(Collected data)
--- START ---
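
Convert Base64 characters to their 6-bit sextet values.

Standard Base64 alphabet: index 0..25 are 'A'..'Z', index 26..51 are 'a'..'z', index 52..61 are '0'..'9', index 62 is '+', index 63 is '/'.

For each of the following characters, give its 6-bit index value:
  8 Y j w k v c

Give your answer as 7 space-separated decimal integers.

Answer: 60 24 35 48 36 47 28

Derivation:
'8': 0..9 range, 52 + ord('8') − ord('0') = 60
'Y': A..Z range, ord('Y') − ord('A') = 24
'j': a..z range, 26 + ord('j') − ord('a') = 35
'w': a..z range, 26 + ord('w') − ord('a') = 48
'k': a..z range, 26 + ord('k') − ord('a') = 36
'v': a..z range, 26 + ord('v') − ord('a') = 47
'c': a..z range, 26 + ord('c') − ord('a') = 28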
--- END ---
• [EXERCISE DESCRIPTION]: Your reply should be only the count of lines in the entries above that contain the word "characters".

• [TASK ANSWER]: 2